Saved data entries:
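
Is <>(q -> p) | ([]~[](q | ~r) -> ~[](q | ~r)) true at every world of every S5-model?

Tableau for the negation ~(<>(q -> p) | ([]~[](q | ~r) -> ~[](q | ~r))):
1. ~(<>(q -> p) | ([]~[](q | ~r) -> ~[](q | ~r))), u
2. ~<>(q -> p), u
3. ~([]~[](q | ~r) -> ~[](q | ~r)), u
4. []~[](q | ~r), u
5. [](q | ~r), u
6. ~(q -> p), u
7. q, u
8. ~p, u
9. ~[](q | ~r), u
10. q | ~r, u
11. ~r, u
12. ~(q | ~r), v
13. ~q, v
14. r, v
15. ~(q -> p), v
16. q, v
17. ~p, v
Accessibility: uRu, uRv, vRu, vRv
Branch closes: q and ~q both at v.
Every branch of the negation's tableau closes; the branch above is one of them.

Valid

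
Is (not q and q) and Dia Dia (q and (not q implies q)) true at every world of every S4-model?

Invalid (countermodel exists)

Tableau for the negation not ((not q and q) and Dia Dia (q and (not q implies q))):
1. not ((not q and q) and Dia Dia (q and (not q implies q))), w0
2. not Dia Dia (q and (not q implies q)), w0
3. not Dia (q and (not q implies q)), w0
4. not (q and (not q implies q)), w0
5. not (not q implies q), w0
6. not q, w0
Accessibility: w0Rw0
The negation has an open branch (countermodel exists).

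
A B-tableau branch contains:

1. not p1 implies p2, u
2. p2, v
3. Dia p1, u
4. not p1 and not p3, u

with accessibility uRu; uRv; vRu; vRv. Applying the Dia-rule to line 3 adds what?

a fresh world w with uRw, and p1 at w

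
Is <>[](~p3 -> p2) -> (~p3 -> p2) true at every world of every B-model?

Valid in B

Tableau for the negation ~(<>[](~p3 -> p2) -> (~p3 -> p2)):
1. ~(<>[](~p3 -> p2) -> (~p3 -> p2)), 0
2. <>[](~p3 -> p2), 0
3. ~(~p3 -> p2), 0
4. ~p3, 0
5. ~p2, 0
6. [](~p3 -> p2), 1
7. ~p3 -> p2, 0
8. ~p3 -> p2, 1
9. p2, 0
Accessibility: 0R0, 0R1, 1R0, 1R1
Branch closes: p2 and ~p2 both at 0.
All branches of the negation close; one closing branch shown above.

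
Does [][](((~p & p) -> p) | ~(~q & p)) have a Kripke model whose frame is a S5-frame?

Satisfiable

1. [][](((~p & p) -> p) | ~(~q & p)), u
2. [](((~p & p) -> p) | ~(~q & p)), u
3. ((~p & p) -> p) | ~(~q & p), u
4. ~(~q & p), u
5. ~p, u
Accessibility: uRu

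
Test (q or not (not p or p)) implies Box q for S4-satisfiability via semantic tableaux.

Satisfiable

1. (q or not (not p or p)) implies Box q, 0
2. Box q, 0   [implies-rule on 1 (branches; this branch)]
3. q, 0   [Box-rule on 2 via 0R0]
Accessibility: 0R0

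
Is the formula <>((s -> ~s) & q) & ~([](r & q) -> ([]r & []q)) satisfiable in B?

Unsatisfiable

1. <>((s -> ~s) & q) & ~([](r & q) -> ([]r & []q)), 0
2. <>((s -> ~s) & q), 0
3. ~([](r & q) -> ([]r & []q)), 0
4. [](r & q), 0
5. ~([]r & []q), 0
6. r & q, 0
7. r, 0
8. q, 0
9. ~[]q, 0
10. (s -> ~s) & q, 1
11. s -> ~s, 1
12. q, 1
13. r & q, 1
14. r, 1
15. ~s, 1
16. ~q, 2
17. r & q, 2
18. r, 2
19. q, 2
Accessibility: 0R0, 0R1, 0R2, 1R0, 1R1, 2R0, 2R2
Branch closes: q and ~q both at 2.
All branches of the tableau close; one closing branch shown above.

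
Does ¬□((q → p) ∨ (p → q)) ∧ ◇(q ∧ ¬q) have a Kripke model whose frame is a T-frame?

1. ¬□((q → p) ∨ (p → q)) ∧ ◇(q ∧ ¬q), u
2. ¬□((q → p) ∨ (p → q)), u
3. ◇(q ∧ ¬q), u
4. ¬((q → p) ∨ (p → q)), v
5. ¬(q → p), v
6. ¬(p → q), v
7. q, v
8. ¬p, v
9. p, v
10. ¬q, v
Accessibility: uRu, uRv, vRv
Branch closes: p and ¬p both at v.
(One branch shown.) All branches close.

No, unsatisfiable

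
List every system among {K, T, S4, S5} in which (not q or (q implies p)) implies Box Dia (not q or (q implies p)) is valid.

S5-tableau for the negation not ((not q or (q implies p)) implies Box Dia (not q or (q implies p))):
1. not ((not q or (q implies p)) implies Box Dia (not q or (q implies p))), u
2. not q or (q implies p), u   [neg-implies-rule on 1]
3. not Box Dia (not q or (q implies p)), u   [neg-implies-rule on 1]
4. q implies p, u   [or-rule on 2 (branches; this branch)]
5. p, u   [implies-rule on 4 (branches; this branch)]
6. not Dia (not q or (q implies p)), v   [neg-Box-rule on 3: fresh world v, uRv]
7. not (not q or (q implies p)), u   [neg-Dia-rule on 6 via vRu]
8. q, u   [neg-or-rule on 7]
9. not (q implies p), u   [neg-or-rule on 7]
10. not p, u   [neg-implies-rule on 9]
Accessibility: uRu, uRv, vRu, vRv
Branch closes: p and not p both at u.
Every branch closes (one shown): valid in S5.
S4-tableau for the negation not ((not q or (q implies p)) implies Box Dia (not q or (q implies p))):
1. not ((not q or (q implies p)) implies Box Dia (not q or (q implies p))), u
2. not q or (q implies p), u   [neg-implies-rule on 1]
3. not Box Dia (not q or (q implies p)), u   [neg-implies-rule on 1]
4. q implies p, u   [or-rule on 2 (branches; this branch)]
5. p, u   [implies-rule on 4 (branches; this branch)]
6. not Dia (not q or (q implies p)), v   [neg-Box-rule on 3: fresh world v, uRv]
7. not (not q or (q implies p)), v   [neg-Dia-rule on 6 via vRv]
8. q, v   [neg-or-rule on 7]
9. not (q implies p), v   [neg-or-rule on 7]
10. not p, v   [neg-implies-rule on 9]
Accessibility: uRu, uRv, vRv
Complete open branch: countermodel on an S4-frame, so not valid in S4, nor in K, T (the same frame is also a K-frame and a T-frame).

S5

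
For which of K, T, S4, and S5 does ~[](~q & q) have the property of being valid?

T-tableau for the negation [](~q & q):
1. [](~q & q), u
2. ~q & q, u
3. ~q, u
4. q, u
Accessibility: uRu
Branch closes: q and ~q both at u.
Every branch closes (one shown): valid in T, hence also in S4, S5 (every theorem of T is a theorem of S4 and S5).
K-tableau for the negation [](~q & q):
1. [](~q & q), u
Complete open branch: countermodel on a K-frame, so not valid in K.

T, S4, S5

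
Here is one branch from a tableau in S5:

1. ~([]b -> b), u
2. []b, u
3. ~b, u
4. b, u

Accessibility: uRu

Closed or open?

Both b and ~b appear at u.

Yes, closed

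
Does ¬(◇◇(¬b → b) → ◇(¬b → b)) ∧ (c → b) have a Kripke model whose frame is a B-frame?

Yes, satisfiable

1. ¬(◇◇(¬b → b) → ◇(¬b → b)) ∧ (c → b), w0
2. ¬(◇◇(¬b → b) → ◇(¬b → b)), w0
3. c → b, w0
4. ◇◇(¬b → b), w0
5. ¬◇(¬b → b), w0
6. ¬(¬b → b), w0
7. ¬b, w0
8. ¬c, w0
9. ◇(¬b → b), w1
10. ¬(¬b → b), w1
11. ¬b, w1
12. ¬b → b, w2
13. b, w2
Accessibility: w0Rw0, w0Rw1, w1Rw0, w1Rw1, w1Rw2, w2Rw1, w2Rw2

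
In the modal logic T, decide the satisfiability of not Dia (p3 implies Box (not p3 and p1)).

1. not Dia (p3 implies Box (not p3 and p1)), u
2. not (p3 implies Box (not p3 and p1)), u
3. p3, u
4. not Box (not p3 and p1), u
5. not (not p3 and p1), v
6. not (p3 implies Box (not p3 and p1)), v
7. p3, v
8. not Box (not p3 and p1), v
9. not p1, v
10. not (not p3 and p1), w
11. not p1, w
Accessibility: uRu, uRv, vRv, vRw, wRw

Satisfiable (open branch found)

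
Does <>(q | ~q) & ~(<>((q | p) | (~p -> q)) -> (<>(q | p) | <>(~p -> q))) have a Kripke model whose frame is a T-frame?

1. <>(q | ~q) & ~(<>((q | p) | (~p -> q)) -> (<>(q | p) | <>(~p -> q))), w0
2. <>(q | ~q), w0   [&-rule on 1]
3. ~(<>((q | p) | (~p -> q)) -> (<>(q | p) | <>(~p -> q))), w0   [&-rule on 1]
4. <>((q | p) | (~p -> q)), w0   [~->-rule on 3]
5. ~(<>(q | p) | <>(~p -> q)), w0   [~->-rule on 3]
6. ~<>(q | p), w0   [~|-rule on 5]
7. ~<>(~p -> q), w0   [~|-rule on 5]
8. ~(q | p), w0   [~<>-rule on 6 via w0Rw0]
9. ~q, w0   [~|-rule on 8]
10. ~p, w0   [~|-rule on 8]
11. ~(~p -> q), w0   [~<>-rule on 7 via w0Rw0]
12. q | ~q, w1   [<>-rule on 2: fresh world w1, w0Rw1]
13. ~(q | p), w1   [~<>-rule on 6 via w0Rw1]
14. ~q, w1   [~|-rule on 13]
15. ~p, w1   [~|-rule on 13]
16. ~(~p -> q), w1   [~<>-rule on 7 via w0Rw1]
17. (q | p) | (~p -> q), w2   [<>-rule on 4: fresh world w2, w0Rw2]
18. ~(q | p), w2   [~<>-rule on 6 via w0Rw2]
19. ~q, w2   [~|-rule on 18]
20. ~p, w2   [~|-rule on 18]
21. ~(~p -> q), w2   [~<>-rule on 7 via w0Rw2]
22. ~p -> q, w2   [|-rule on 17 (branches; this branch)]
23. q, w2   [->-rule on 22 (branches; this branch)]
Accessibility: w0Rw0, w0Rw1, w0Rw2, w1Rw1, w2Rw2
Branch closes: q and ~q both at w2.
All branches of the tableau close; one closing branch shown above.

Unsatisfiable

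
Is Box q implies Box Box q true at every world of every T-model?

Tableau for the negation not (Box q implies Box Box q):
1. not (Box q implies Box Box q), 0
2. Box q, 0
3. not Box Box q, 0
4. q, 0
5. not Box q, 1
6. q, 1
7. not q, 2
Accessibility: 0R0, 0R1, 1R1, 1R2, 2R2
The negation has an open branch (countermodel exists).

Invalid (countermodel exists)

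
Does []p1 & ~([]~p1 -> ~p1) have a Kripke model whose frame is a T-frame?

Unsatisfiable

1. []p1 & ~([]~p1 -> ~p1), w0
2. []p1, w0   [&-rule on 1]
3. ~([]~p1 -> ~p1), w0   [&-rule on 1]
4. []~p1, w0   [~->-rule on 3]
5. p1, w0   [~->-rule on 3]
6. ~p1, w0   [[]-rule on 4 via w0Rw0]
Accessibility: w0Rw0
Branch closes: p1 and ~p1 both at w0.
(One branch shown.) All branches close.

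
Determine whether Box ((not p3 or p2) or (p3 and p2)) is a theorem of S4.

Tableau for the negation not Box ((not p3 or p2) or (p3 and p2)):
1. not Box ((not p3 or p2) or (p3 and p2)), 0
2. not ((not p3 or p2) or (p3 and p2)), 1
3. not (not p3 or p2), 1
4. not (p3 and p2), 1
5. p3, 1
6. not p2, 1
Accessibility: 0R0, 0R1, 1R1
The negation has an open branch (countermodel exists).

Invalid (countermodel exists)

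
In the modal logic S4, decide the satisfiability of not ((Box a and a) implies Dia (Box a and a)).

Unsatisfiable

1. not ((Box a and a) implies Dia (Box a and a)), w0
2. Box a and a, w0
3. not Dia (Box a and a), w0
4. Box a, w0
5. a, w0
6. not (Box a and a), w0
7. not Box a, w0
8. not a, w1
9. not (Box a and a), w1
10. a, w1
Accessibility: w0Rw0, w0Rw1, w1Rw1
Branch closes: a and not a both at w1.
All branches of the tableau close; one closing branch shown above.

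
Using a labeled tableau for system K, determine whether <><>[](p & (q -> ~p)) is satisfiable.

Yes, satisfiable

1. <><>[](p & (q -> ~p)), w0
2. <>[](p & (q -> ~p)), w1
3. [](p & (q -> ~p)), w2
Accessibility: w0Rw1, w1Rw2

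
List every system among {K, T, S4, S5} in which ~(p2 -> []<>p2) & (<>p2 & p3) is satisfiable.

S4-tableau for the formula:
1. ~(p2 -> []<>p2) & (<>p2 & p3), u
2. ~(p2 -> []<>p2), u
3. <>p2 & p3, u
4. p2, u
5. ~[]<>p2, u
6. <>p2, u
7. p3, u
8. ~<>p2, v
9. ~p2, v
10. p2, w
Accessibility: uRu, uRv, uRw, vRv, wRw
Complete open branch: satisfiable in S4, hence also in K, T (this S4-model is also a K-model and a T-model).
S5-tableau for the formula:
1. ~(p2 -> []<>p2) & (<>p2 & p3), u
2. ~(p2 -> []<>p2), u
3. <>p2 & p3, u
4. p2, u
5. ~[]<>p2, u
6. <>p2, u
7. p3, u
8. ~<>p2, v
9. ~p2, u
Accessibility: uRu, uRv, vRu, vRv
Branch closes: p2 and ~p2 both at u.
Every branch closes (one shown): unsatisfiable in S5.

K, T, S4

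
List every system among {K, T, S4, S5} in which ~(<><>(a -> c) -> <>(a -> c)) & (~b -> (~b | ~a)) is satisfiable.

K, T

T-tableau for the formula:
1. ~(<><>(a -> c) -> <>(a -> c)) & (~b -> (~b | ~a)), u
2. ~(<><>(a -> c) -> <>(a -> c)), u
3. ~b -> (~b | ~a), u
4. <><>(a -> c), u
5. ~<>(a -> c), u
6. ~(a -> c), u
7. a, u
8. ~c, u
9. ~b | ~a, u
10. ~b, u
11. <>(a -> c), v
12. ~(a -> c), v
13. a, v
14. ~c, v
15. a -> c, w
16. c, w
Accessibility: uRu, uRv, vRv, vRw, wRw
Complete open branch: satisfiable in T, hence also in K (this T-model is also a K-model).
S4-tableau for the formula:
1. ~(<><>(a -> c) -> <>(a -> c)) & (~b -> (~b | ~a)), u
2. ~(<><>(a -> c) -> <>(a -> c)), u
3. ~b -> (~b | ~a), u
4. <><>(a -> c), u
5. ~<>(a -> c), u
6. ~(a -> c), u
7. a, u
8. ~c, u
9. ~b | ~a, u
10. ~b, u
11. <>(a -> c), v
12. ~(a -> c), v
13. a, v
14. ~c, v
15. a -> c, w
16. ~(a -> c), w
17. a, w
18. ~c, w
19. c, w
Accessibility: uRu, uRv, uRw, vRv, vRw, wRw
Branch closes: c and ~c both at w.
Every branch closes (one shown): unsatisfiable in S4, hence also in S5 (every S5-frame is an S4-frame).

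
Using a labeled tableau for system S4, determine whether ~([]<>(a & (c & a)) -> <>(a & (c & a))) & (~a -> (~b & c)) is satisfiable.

Unsatisfiable (every branch closes)

1. ~([]<>(a & (c & a)) -> <>(a & (c & a))) & (~a -> (~b & c)), u
2. ~([]<>(a & (c & a)) -> <>(a & (c & a))), u
3. ~a -> (~b & c), u
4. []<>(a & (c & a)), u
5. ~<>(a & (c & a)), u
6. <>(a & (c & a)), u
7. ~(a & (c & a)), u
8. ~b & c, u
9. ~b, u
10. c, u
11. ~(c & a), u
12. ~a, u
13. a & (c & a), v
14. a, v
15. c & a, v
16. c, v
17. <>(a & (c & a)), v
18. ~(a & (c & a)), v
19. ~(c & a), v
20. ~a, v
Accessibility: uRu, uRv, vRv
Branch closes: a and ~a both at v.
(One branch shown.) All branches close.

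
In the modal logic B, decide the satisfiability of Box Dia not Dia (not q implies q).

Satisfiable

1. Box Dia not Dia (not q implies q), w0
2. Dia not Dia (not q implies q), w0
3. not Dia (not q implies q), w1
4. Dia not Dia (not q implies q), w1
5. not (not q implies q), w0
6. not q, w0
7. not (not q implies q), w1
8. not q, w1
9. not Dia (not q implies q), w2
10. not (not q implies q), w2
11. not q, w2
Accessibility: w0Rw0, w0Rw1, w1Rw0, w1Rw1, w1Rw2, w2Rw1, w2Rw2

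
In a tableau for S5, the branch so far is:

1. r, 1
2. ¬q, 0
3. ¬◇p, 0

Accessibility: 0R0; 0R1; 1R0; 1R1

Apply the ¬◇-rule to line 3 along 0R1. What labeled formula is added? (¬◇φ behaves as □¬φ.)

¬◇φ behaves as □¬φ: propagate the negated body to each accessible world.

¬p, 1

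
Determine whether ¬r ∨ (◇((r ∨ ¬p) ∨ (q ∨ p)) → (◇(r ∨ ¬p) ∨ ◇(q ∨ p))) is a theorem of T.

Tableau for the negation ¬(¬r ∨ (◇((r ∨ ¬p) ∨ (q ∨ p)) → (◇(r ∨ ¬p) ∨ ◇(q ∨ p)))):
1. ¬(¬r ∨ (◇((r ∨ ¬p) ∨ (q ∨ p)) → (◇(r ∨ ¬p) ∨ ◇(q ∨ p)))), w0
2. r, w0
3. ¬(◇((r ∨ ¬p) ∨ (q ∨ p)) → (◇(r ∨ ¬p) ∨ ◇(q ∨ p))), w0
4. ◇((r ∨ ¬p) ∨ (q ∨ p)), w0
5. ¬(◇(r ∨ ¬p) ∨ ◇(q ∨ p)), w0
6. ¬◇(r ∨ ¬p), w0
7. ¬◇(q ∨ p), w0
8. ¬(r ∨ ¬p), w0
9. ¬r, w0
10. p, w0
Accessibility: w0Rw0
Branch closes: r and ¬r both at w0.
Every branch of the negation's tableau closes; the branch above is one of them.

Valid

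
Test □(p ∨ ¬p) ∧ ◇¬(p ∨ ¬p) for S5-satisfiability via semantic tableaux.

Unsatisfiable (every branch closes)

1. □(p ∨ ¬p) ∧ ◇¬(p ∨ ¬p), 0
2. □(p ∨ ¬p), 0
3. ◇¬(p ∨ ¬p), 0
4. p ∨ ¬p, 0
5. ¬p, 0
6. ¬(p ∨ ¬p), 1
7. ¬p, 1
8. p, 1
Accessibility: 0R0, 0R1, 1R0, 1R1
Branch closes: p and ¬p both at 1.
(One branch shown.) All branches close.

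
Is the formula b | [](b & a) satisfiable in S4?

Satisfiable (open branch found)

1. b | [](b & a), w0
2. [](b & a), w0
3. b & a, w0
4. b, w0
5. a, w0
Accessibility: w0Rw0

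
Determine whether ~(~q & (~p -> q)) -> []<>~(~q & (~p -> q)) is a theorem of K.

Tableau for the negation ~(~(~q & (~p -> q)) -> []<>~(~q & (~p -> q))):
1. ~(~(~q & (~p -> q)) -> []<>~(~q & (~p -> q))), 0
2. ~(~q & (~p -> q)), 0
3. ~[]<>~(~q & (~p -> q)), 0
4. ~(~p -> q), 0
5. ~p, 0
6. ~q, 0
7. ~<>~(~q & (~p -> q)), 1
Accessibility: 0R1
The negation has an open branch (countermodel exists).

Invalid (countermodel exists)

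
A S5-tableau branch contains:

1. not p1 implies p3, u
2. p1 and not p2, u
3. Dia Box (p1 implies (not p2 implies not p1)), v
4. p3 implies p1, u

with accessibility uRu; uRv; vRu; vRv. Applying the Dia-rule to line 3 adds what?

a fresh world w with vRw, and Box (p1 implies (not p2 implies not p1)) at w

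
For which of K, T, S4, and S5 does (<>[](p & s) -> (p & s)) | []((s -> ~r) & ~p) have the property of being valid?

S5

S5-tableau for the negation ~((<>[](p & s) -> (p & s)) | []((s -> ~r) & ~p)):
1. ~((<>[](p & s) -> (p & s)) | []((s -> ~r) & ~p)), w0
2. ~(<>[](p & s) -> (p & s)), w0   [~|-rule on 1]
3. ~[]((s -> ~r) & ~p), w0   [~|-rule on 1]
4. <>[](p & s), w0   [~->-rule on 2]
5. ~(p & s), w0   [~->-rule on 2]
6. ~s, w0   [~&-rule on 5 (branches; this branch)]
7. ~((s -> ~r) & ~p), w1   [~[]-rule on 3: fresh world w1, w0Rw1]
8. ~(s -> ~r), w1   [~&-rule on 7 (branches; this branch)]
9. s, w1   [~->-rule on 8]
10. r, w1   [~->-rule on 8]
11. [](p & s), w2   [<>-rule on 4: fresh world w2, w0Rw2]
12. p & s, w0   [[]-rule on 11 via w2Rw0]
13. p, w0   [&-rule on 12]
14. s, w0   [&-rule on 12]
Accessibility: w0Rw0, w0Rw1, w0Rw2, w1Rw0, w1Rw1, w1Rw2, w2Rw0, w2Rw1, w2Rw2
Branch closes: s and ~s both at w0.
Every branch closes (one shown): valid in S5.
S4-tableau for the negation ~((<>[](p & s) -> (p & s)) | []((s -> ~r) & ~p)):
1. ~((<>[](p & s) -> (p & s)) | []((s -> ~r) & ~p)), w0
2. ~(<>[](p & s) -> (p & s)), w0   [~|-rule on 1]
3. ~[]((s -> ~r) & ~p), w0   [~|-rule on 1]
4. <>[](p & s), w0   [~->-rule on 2]
5. ~(p & s), w0   [~->-rule on 2]
6. ~s, w0   [~&-rule on 5 (branches; this branch)]
7. ~((s -> ~r) & ~p), w1   [~[]-rule on 3: fresh world w1, w0Rw1]
8. p, w1   [~&-rule on 7 (branches; this branch)]
9. [](p & s), w2   [<>-rule on 4: fresh world w2, w0Rw2]
10. p & s, w2   [[]-rule on 9 via w2Rw2]
11. p, w2   [&-rule on 10]
12. s, w2   [&-rule on 10]
Accessibility: w0Rw0, w0Rw1, w0Rw2, w1Rw1, w2Rw2
Complete open branch: countermodel on an S4-frame, so not valid in S4, nor in K, T (the same frame is also a K-frame and a T-frame).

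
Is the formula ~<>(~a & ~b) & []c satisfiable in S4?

Satisfiable

1. ~<>(~a & ~b) & []c, w0
2. ~<>(~a & ~b), w0
3. []c, w0
4. ~(~a & ~b), w0
5. c, w0
6. b, w0
Accessibility: w0Rw0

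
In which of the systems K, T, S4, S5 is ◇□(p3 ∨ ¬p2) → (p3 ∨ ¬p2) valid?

S5

S4-tableau for the negation ¬(◇□(p3 ∨ ¬p2) → (p3 ∨ ¬p2)):
1. ¬(◇□(p3 ∨ ¬p2) → (p3 ∨ ¬p2)), u
2. ◇□(p3 ∨ ¬p2), u   [¬→-rule on 1]
3. ¬(p3 ∨ ¬p2), u   [¬→-rule on 1]
4. ¬p3, u   [¬∨-rule on 3]
5. p2, u   [¬∨-rule on 3]
6. □(p3 ∨ ¬p2), v   [◇-rule on 2: fresh world v, uRv]
7. p3 ∨ ¬p2, v   [□-rule on 6 via vRv]
8. ¬p2, v   [∨-rule on 7 (branches; this branch)]
Accessibility: uRu, uRv, vRv
Complete open branch: countermodel on an S4-frame, so not valid in S4, nor in K, T (the same frame is also a K-frame and a T-frame).
S5-tableau for the negation ¬(◇□(p3 ∨ ¬p2) → (p3 ∨ ¬p2)):
1. ¬(◇□(p3 ∨ ¬p2) → (p3 ∨ ¬p2)), u
2. ◇□(p3 ∨ ¬p2), u   [¬→-rule on 1]
3. ¬(p3 ∨ ¬p2), u   [¬→-rule on 1]
4. ¬p3, u   [¬∨-rule on 3]
5. p2, u   [¬∨-rule on 3]
6. □(p3 ∨ ¬p2), v   [◇-rule on 2: fresh world v, uRv]
7. p3 ∨ ¬p2, u   [□-rule on 6 via vRu]
8. p3 ∨ ¬p2, v   [□-rule on 6 via vRv]
9. ¬p2, u   [∨-rule on 7 (branches; this branch)]
Accessibility: uRu, uRv, vRu, vRv
Branch closes: p2 and ¬p2 both at u.
Every branch closes (one shown): valid in S5.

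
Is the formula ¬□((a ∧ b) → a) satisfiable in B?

No, unsatisfiable

1. ¬□((a ∧ b) → a), w0
2. ¬((a ∧ b) → a), w1   [¬□-rule on 1: fresh world w1, w0Rw1]
3. a ∧ b, w1   [¬→-rule on 2]
4. ¬a, w1   [¬→-rule on 2]
5. a, w1   [∧-rule on 3]
6. b, w1   [∧-rule on 3]
Accessibility: w0Rw0, w0Rw1, w1Rw0, w1Rw1
Branch closes: a and ¬a both at w1.
(One branch shown.) All branches close.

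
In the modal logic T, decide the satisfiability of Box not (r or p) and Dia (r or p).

No, unsatisfiable

1. Box not (r or p) and Dia (r or p), 0
2. Box not (r or p), 0   [and-rule on 1]
3. Dia (r or p), 0   [and-rule on 1]
4. not (r or p), 0   [Box-rule on 2 via 0R0]
5. not r, 0   [neg-or-rule on 4]
6. not p, 0   [neg-or-rule on 4]
7. r or p, 1   [Dia-rule on 3: fresh world 1, 0R1]
8. not (r or p), 1   [Box-rule on 2 via 0R1]
9. not r, 1   [neg-or-rule on 8]
10. not p, 1   [neg-or-rule on 8]
11. p, 1   [or-rule on 7 (branches; this branch)]
Accessibility: 0R0, 0R1, 1R1
Branch closes: p and not p both at 1.
All branches of the tableau close; one closing branch shown above.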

# WORK ORDER
Whenever the string "contains" shows up in a line of the records, copy that line.

# WRITTEN SOLUTION
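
A B-tableau branch contains:
A S5-tableau branch contains: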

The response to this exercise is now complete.